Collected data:
*** Begin section ***
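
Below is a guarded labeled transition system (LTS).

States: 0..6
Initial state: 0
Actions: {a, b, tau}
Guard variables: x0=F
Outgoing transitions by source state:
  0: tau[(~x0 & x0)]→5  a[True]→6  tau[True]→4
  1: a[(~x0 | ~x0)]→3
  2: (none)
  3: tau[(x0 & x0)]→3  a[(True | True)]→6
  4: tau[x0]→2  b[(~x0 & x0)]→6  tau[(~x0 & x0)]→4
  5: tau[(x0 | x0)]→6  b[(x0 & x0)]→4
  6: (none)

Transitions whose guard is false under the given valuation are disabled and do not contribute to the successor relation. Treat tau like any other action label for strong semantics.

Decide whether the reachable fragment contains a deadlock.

Answer: DEADLOCK at state 4

Working:
R = {0,4,6}
  0: a→6  tau→4  [deg 2]
  4: ∅  [STUCK]
  6: ∅  [STUCK]
trace reaching 4: tau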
*** End section ***
■ How to complete this task
All of the entries above are to be written out again exactly.

■ Problem solution
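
Below is a guarded labeled transition system (LTS).

States: 0..6
Initial state: 0
Actions: {a, b, tau}
Guard variables: x0=F
Outgoing transitions by source state:
  0: tau[(~x0 & x0)]→5  a[True]→6  tau[True]→4
  1: a[(~x0 | ~x0)]→3
  2: (none)
  3: tau[(x0 & x0)]→3  a[(True | True)]→6
  4: tau[x0]→2  b[(~x0 & x0)]→6  tau[(~x0 & x0)]→4
  5: tau[(x0 | x0)]→6  b[(x0 & x0)]→4
  6: (none)

Transitions whose guard is false under the given valuation are disabled and do not contribute to the successor relation. Treat tau like any other action label for strong semantics.

Decide whether the reachable fragment contains a deadlock.

Answer: DEADLOCK at state 4

Working:
R = {0,4,6}
  0: a→6  tau→4  [deg 2]
  4: ∅  [STUCK]
  6: ∅  [STUCK]
trace reaching 4: tau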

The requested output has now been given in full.